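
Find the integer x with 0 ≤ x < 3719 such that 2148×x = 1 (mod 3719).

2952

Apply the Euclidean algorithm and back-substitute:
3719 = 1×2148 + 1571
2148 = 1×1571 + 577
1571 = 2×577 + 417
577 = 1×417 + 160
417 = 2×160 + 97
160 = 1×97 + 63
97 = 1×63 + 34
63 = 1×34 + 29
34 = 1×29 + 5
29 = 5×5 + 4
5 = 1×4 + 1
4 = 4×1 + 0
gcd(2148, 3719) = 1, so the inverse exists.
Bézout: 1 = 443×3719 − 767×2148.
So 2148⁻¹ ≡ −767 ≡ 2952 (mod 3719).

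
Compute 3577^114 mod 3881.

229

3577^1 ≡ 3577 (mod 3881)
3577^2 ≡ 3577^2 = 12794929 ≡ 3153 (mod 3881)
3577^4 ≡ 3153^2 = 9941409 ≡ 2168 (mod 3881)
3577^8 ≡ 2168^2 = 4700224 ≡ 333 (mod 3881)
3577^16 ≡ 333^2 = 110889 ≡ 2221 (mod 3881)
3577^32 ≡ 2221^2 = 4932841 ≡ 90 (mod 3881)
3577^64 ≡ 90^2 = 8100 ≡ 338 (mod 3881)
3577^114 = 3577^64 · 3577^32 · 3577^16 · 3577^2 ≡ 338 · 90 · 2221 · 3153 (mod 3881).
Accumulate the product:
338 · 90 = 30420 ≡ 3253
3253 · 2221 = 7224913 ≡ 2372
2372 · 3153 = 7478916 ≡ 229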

...

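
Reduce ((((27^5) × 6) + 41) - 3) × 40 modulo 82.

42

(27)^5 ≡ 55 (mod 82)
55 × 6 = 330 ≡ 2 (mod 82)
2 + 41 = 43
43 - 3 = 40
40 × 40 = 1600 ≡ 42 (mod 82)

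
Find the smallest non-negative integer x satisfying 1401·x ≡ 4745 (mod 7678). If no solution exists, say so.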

» WHAT TO DO
Of the entries above, repeat exactly the lines between the line with "Reduce ((((27^5) ×" and the line with "Find the smallest", inclusive, and no others.

» YOUR SOLUTION
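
Reduce ((((27^5) × 6) + 41) - 3) × 40 modulo 82.

42

(27)^5 ≡ 55 (mod 82)
55 × 6 = 330 ≡ 2 (mod 82)
2 + 41 = 43
43 - 3 = 40
40 × 40 = 1600 ≡ 42 (mod 82)

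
Find the smallest non-negative integer x satisfying 1401·x ≡ 4745 (mod 7678). If no solution exists, say so.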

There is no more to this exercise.